[RECORDS TO USE Boundary: Start]
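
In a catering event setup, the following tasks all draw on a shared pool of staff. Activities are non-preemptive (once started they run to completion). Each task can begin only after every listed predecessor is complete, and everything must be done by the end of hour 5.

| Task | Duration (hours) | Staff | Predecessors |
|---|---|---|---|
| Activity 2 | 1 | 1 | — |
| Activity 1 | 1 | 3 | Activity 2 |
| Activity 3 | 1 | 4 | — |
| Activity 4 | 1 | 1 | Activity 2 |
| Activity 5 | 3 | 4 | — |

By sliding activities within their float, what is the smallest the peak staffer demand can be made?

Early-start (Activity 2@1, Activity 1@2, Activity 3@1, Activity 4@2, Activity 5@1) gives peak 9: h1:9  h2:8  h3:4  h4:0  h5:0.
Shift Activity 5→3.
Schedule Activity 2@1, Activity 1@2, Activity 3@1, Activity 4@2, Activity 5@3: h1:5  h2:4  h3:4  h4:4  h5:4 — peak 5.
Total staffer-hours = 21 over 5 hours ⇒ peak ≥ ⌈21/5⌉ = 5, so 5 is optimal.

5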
[RECORDS TO USE Boundary: End]
[RECORDS TO USE Boundary: Start]
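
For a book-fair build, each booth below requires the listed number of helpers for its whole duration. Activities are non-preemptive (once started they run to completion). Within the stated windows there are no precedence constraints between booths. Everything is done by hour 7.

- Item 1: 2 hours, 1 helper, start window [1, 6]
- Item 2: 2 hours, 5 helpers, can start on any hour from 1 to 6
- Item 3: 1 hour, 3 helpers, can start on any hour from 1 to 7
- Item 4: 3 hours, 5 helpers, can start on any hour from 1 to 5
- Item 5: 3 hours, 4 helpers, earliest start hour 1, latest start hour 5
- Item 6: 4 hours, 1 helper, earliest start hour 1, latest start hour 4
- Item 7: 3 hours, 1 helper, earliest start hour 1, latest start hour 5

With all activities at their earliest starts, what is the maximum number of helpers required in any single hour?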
[RECORDS TO USE Boundary: End]
Find how many lines above include "listed", then write only that count.

ANSWER TO THE EXERCISE
2